- **ABOUT THIS TASK**
Only one span of the listing below is wanted: the lines from the one with "node 2: [1, 4, 7]" through the one with "nodes update simultaneously from the current step's values.", reproduced exactly, both ends kept.

- **INPUT MATERIAL**
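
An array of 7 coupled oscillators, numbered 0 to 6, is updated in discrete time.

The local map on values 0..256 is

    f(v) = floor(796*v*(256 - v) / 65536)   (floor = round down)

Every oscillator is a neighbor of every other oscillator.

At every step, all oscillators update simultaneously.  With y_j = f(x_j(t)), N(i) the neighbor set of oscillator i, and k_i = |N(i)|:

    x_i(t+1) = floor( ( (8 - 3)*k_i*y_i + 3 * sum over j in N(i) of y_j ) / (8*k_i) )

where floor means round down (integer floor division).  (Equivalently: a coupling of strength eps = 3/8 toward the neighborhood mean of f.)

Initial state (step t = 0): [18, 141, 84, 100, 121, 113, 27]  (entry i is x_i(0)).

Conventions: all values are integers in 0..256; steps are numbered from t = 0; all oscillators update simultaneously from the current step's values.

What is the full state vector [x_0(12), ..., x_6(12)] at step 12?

Simulating step by step:
t=0: [18, 141, 84, 100, 121, 113, 27]
t=1: [96, 177, 166, 173, 178, 177, 109]
t=2: [182, 172, 179, 175, 172, 172, 186]
t=3: [165, 172, 168, 170, 172, 172, 162]
t=4: [180, 176, 178, 177, 176, 176, 181]
t=5: [167, 169, 168, 168, 169, 169, 166]
t=6: [179, 178, 179, 179, 178, 178, 180]
t=7: [167, 167, 167, 167, 167, 167, 166]
t=8: [180, 180, 180, 180, 180, 180, 180]
t=9: [166, 166, 166, 166, 166, 166, 166]
t=10: [181, 181, 181, 181, 181, 181, 181]
t=11: [164, 164, 164, 164, 164, 164, 164]
t=12: [183, 183, 183, 183, 183, 183, 183]

Answer: [183, 183, 183, 183, 183, 183, 183]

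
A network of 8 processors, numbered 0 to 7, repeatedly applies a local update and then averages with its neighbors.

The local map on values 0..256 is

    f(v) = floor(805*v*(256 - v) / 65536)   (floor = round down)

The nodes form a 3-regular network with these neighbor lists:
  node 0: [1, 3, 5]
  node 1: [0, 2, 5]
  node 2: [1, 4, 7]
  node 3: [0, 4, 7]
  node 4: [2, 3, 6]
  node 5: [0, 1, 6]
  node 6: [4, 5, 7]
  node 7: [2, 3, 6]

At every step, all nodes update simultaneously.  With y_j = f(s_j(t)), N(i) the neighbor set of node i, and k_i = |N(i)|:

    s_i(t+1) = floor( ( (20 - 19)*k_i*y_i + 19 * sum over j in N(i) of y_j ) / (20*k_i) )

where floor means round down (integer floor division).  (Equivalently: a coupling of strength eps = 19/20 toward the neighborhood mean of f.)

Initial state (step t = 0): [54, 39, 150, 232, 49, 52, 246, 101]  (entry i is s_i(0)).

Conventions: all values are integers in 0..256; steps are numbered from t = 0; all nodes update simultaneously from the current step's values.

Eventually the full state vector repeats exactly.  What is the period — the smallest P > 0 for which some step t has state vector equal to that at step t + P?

Answer: 2
Key observation: The state at step 10, [199, 199, 199, 199, 199, 199, 199, 199], reappears at step 12 — and no state repeats earlier — so the cycle the system enters has period 2.

Derivation:
t=0: [54, 39, 150, 232, 49, 52, 246, 101]
t=1: [101, 150, 142, 145, 98, 90, 142, 102]
t=2: [191, 191, 192, 191, 197, 194, 188, 197]
t=3: [150, 149, 145, 145, 152, 153, 144, 152]
t=4: [195, 195, 194, 194, 197, 195, 193, 197]
t=5: [146, 146, 143, 143, 147, 146, 143, 147]
t=6: [197, 197, 196, 196, 197, 197, 196, 197]
t=7: [142, 142, 142, 142, 143, 142, 142, 143]
t=8: [198, 198, 198, 198, 198, 198, 198, 198]
t=9: [141, 141, 141, 141, 141, 141, 141, 141]
t=10: [199, 199, 199, 199, 199, 199, 199, 199]
t=11: [139, 139, 139, 139, 139, 139, 139, 139]
t=12: [199, 199, 199, 199, 199, 199, 199, 199]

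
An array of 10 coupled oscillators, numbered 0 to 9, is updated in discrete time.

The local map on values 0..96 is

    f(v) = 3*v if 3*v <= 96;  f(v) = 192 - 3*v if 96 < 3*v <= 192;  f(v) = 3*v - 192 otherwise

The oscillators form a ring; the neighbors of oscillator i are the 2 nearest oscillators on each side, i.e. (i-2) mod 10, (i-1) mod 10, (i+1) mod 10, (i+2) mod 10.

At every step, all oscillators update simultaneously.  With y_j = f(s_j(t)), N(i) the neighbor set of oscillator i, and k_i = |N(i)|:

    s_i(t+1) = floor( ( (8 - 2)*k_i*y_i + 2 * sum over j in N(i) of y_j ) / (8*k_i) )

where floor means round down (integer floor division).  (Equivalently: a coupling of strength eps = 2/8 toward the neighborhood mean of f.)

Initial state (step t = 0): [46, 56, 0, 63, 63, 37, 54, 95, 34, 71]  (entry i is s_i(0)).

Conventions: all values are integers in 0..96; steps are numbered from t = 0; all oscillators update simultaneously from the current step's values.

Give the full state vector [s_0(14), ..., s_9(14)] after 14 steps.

Answer: [51, 70, 44, 60, 75, 51, 26, 79, 46, 50]

Derivation:
t=0: [46, 56, 0, 63, 63, 37, 54, 95, 34, 71]
t=1: [48, 22, 5, 9, 9, 68, 39, 83, 79, 32]
t=2: [49, 61, 21, 27, 28, 20, 65, 57, 51, 85]
t=3: [44, 22, 60, 74, 75, 56, 15, 26, 37, 54]
t=4: [56, 57, 20, 30, 31, 29, 47, 69, 74, 40]
t=5: [29, 31, 59, 83, 87, 80, 52, 26, 32, 59]
t=6: [78, 80, 30, 56, 61, 51, 45, 70, 85, 33]
t=7: [49, 51, 75, 29, 19, 36, 50, 29, 60, 80]
t=8: [42, 42, 39, 78, 58, 80, 46, 76, 22, 47]
t=9: [65, 64, 68, 44, 27, 45, 51, 40, 62, 52]
t=10: [5, 6, 18, 54, 71, 58, 42, 62, 13, 32]
t=11: [24, 25, 45, 29, 26, 21, 54, 18, 40, 76]
t=12: [69, 72, 62, 82, 73, 62, 39, 53, 66, 44]
t=13: [17, 26, 12, 44, 29, 16, 60, 33, 15, 49]
t=14: [51, 70, 44, 60, 75, 51, 26, 79, 46, 50]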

- **EXERCISE RESULT**
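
  node 2: [1, 4, 7]
  node 3: [0, 4, 7]
  node 4: [2, 3, 6]
  node 5: [0, 1, 6]
  node 6: [4, 5, 7]
  node 7: [2, 3, 6]

At every step, all nodes update simultaneously.  With y_j = f(s_j(t)), N(i) the neighbor set of node i, and k_i = |N(i)|:

    s_i(t+1) = floor( ( (20 - 19)*k_i*y_i + 19 * sum over j in N(i) of y_j ) / (20*k_i) )

where floor means round down (integer floor division).  (Equivalently: a coupling of strength eps = 19/20 toward the neighborhood mean of f.)

Initial state (step t = 0): [54, 39, 150, 232, 49, 52, 246, 101]  (entry i is s_i(0)).

Conventions: all values are integers in 0..256; steps are numbered from t = 0; all nodes update simultaneously from the current step's values.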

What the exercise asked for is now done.